__WHAT TO WORK ON__: The answer is every record that follows, printed exactly.

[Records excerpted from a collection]
»»

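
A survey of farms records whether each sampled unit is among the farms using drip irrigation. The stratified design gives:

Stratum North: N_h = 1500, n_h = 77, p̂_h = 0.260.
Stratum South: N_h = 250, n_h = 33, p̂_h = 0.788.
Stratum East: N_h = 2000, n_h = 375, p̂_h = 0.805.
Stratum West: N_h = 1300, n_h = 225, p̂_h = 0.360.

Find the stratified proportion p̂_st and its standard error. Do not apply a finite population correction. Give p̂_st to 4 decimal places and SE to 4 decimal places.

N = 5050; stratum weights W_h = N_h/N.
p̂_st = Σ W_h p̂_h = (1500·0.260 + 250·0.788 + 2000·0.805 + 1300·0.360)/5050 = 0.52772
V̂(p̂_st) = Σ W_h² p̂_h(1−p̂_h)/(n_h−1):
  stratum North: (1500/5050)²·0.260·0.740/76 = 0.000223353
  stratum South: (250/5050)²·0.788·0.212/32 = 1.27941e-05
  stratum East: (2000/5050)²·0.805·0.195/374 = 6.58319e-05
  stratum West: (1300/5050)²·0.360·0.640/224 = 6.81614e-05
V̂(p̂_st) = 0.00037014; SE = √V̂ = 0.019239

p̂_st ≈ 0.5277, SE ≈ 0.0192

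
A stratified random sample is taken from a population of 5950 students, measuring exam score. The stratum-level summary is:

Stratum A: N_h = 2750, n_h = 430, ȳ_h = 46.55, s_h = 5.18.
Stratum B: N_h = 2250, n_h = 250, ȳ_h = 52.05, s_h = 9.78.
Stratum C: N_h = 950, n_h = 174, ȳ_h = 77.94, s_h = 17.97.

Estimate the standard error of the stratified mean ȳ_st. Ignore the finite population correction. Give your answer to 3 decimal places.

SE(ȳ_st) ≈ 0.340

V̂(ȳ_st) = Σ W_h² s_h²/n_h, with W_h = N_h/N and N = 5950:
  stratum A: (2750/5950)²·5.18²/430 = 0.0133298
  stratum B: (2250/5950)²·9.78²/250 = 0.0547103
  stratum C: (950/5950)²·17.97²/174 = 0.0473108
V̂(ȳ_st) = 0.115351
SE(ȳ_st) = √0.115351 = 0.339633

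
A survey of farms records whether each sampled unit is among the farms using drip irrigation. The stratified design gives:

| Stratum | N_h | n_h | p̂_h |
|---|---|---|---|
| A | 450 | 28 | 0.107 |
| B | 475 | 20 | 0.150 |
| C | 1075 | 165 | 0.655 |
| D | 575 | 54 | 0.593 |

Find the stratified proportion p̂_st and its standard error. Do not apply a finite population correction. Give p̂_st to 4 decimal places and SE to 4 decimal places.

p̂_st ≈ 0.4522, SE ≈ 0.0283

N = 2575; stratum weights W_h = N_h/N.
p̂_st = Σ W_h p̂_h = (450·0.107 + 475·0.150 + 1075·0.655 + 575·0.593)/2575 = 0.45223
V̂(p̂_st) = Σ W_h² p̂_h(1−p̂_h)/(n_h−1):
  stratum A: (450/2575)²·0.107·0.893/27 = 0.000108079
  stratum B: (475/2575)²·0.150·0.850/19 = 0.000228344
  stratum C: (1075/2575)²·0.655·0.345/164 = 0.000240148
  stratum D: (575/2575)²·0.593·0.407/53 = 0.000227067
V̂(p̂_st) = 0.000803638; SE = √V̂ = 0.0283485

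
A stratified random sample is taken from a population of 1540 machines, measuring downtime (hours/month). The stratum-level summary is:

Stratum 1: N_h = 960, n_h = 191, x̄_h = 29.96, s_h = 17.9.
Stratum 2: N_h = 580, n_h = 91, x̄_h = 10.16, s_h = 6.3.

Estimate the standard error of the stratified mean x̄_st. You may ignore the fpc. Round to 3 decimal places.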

««

__ANSWER BELOW__:
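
A survey of farms records whether each sampled unit is among the farms using drip irrigation. The stratified design gives:

Stratum North: N_h = 1500, n_h = 77, p̂_h = 0.260.
Stratum South: N_h = 250, n_h = 33, p̂_h = 0.788.
Stratum East: N_h = 2000, n_h = 375, p̂_h = 0.805.
Stratum West: N_h = 1300, n_h = 225, p̂_h = 0.360.

Find the stratified proportion p̂_st and its standard error. Do not apply a finite population correction. Give p̂_st to 4 decimal places and SE to 4 decimal places.

N = 5050; stratum weights W_h = N_h/N.
p̂_st = Σ W_h p̂_h = (1500·0.260 + 250·0.788 + 2000·0.805 + 1300·0.360)/5050 = 0.52772
V̂(p̂_st) = Σ W_h² p̂_h(1−p̂_h)/(n_h−1):
  stratum North: (1500/5050)²·0.260·0.740/76 = 0.000223353
  stratum South: (250/5050)²·0.788·0.212/32 = 1.27941e-05
  stratum East: (2000/5050)²·0.805·0.195/374 = 6.58319e-05
  stratum West: (1300/5050)²·0.360·0.640/224 = 6.81614e-05
V̂(p̂_st) = 0.00037014; SE = √V̂ = 0.019239

p̂_st ≈ 0.5277, SE ≈ 0.0192

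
A stratified random sample is taken from a population of 5950 students, measuring exam score. The stratum-level summary is:

Stratum A: N_h = 2750, n_h = 430, ȳ_h = 46.55, s_h = 5.18.
Stratum B: N_h = 2250, n_h = 250, ȳ_h = 52.05, s_h = 9.78.
Stratum C: N_h = 950, n_h = 174, ȳ_h = 77.94, s_h = 17.97.

Estimate the standard error of the stratified mean ȳ_st. Ignore the finite population correction. Give your answer to 3 decimal places.

SE(ȳ_st) ≈ 0.340

V̂(ȳ_st) = Σ W_h² s_h²/n_h, with W_h = N_h/N and N = 5950:
  stratum A: (2750/5950)²·5.18²/430 = 0.0133298
  stratum B: (2250/5950)²·9.78²/250 = 0.0547103
  stratum C: (950/5950)²·17.97²/174 = 0.0473108
V̂(ȳ_st) = 0.115351
SE(ȳ_st) = √0.115351 = 0.339633

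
A survey of farms records whether each sampled unit is among the farms using drip irrigation. The stratified design gives:

| Stratum | N_h | n_h | p̂_h |
|---|---|---|---|
| A | 450 | 28 | 0.107 |
| B | 475 | 20 | 0.150 |
| C | 1075 | 165 | 0.655 |
| D | 575 | 54 | 0.593 |

Find the stratified proportion p̂_st and its standard error. Do not apply a finite population correction. Give p̂_st to 4 decimal places and SE to 4 decimal places.

p̂_st ≈ 0.4522, SE ≈ 0.0283

N = 2575; stratum weights W_h = N_h/N.
p̂_st = Σ W_h p̂_h = (450·0.107 + 475·0.150 + 1075·0.655 + 575·0.593)/2575 = 0.45223
V̂(p̂_st) = Σ W_h² p̂_h(1−p̂_h)/(n_h−1):
  stratum A: (450/2575)²·0.107·0.893/27 = 0.000108079
  stratum B: (475/2575)²·0.150·0.850/19 = 0.000228344
  stratum C: (1075/2575)²·0.655·0.345/164 = 0.000240148
  stratum D: (575/2575)²·0.593·0.407/53 = 0.000227067
V̂(p̂_st) = 0.000803638; SE = √V̂ = 0.0283485

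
A stratified random sample is taken from a population of 1540 machines, measuring downtime (hours/month). The stratum-level summary is:

Stratum 1: N_h = 960, n_h = 191, x̄_h = 29.96, s_h = 17.9.
Stratum 2: N_h = 580, n_h = 91, x̄_h = 10.16, s_h = 6.3.

Estimate the standard error of the stratified mean x̄_st. You may ignore the fpc. Round to 3 decimal places.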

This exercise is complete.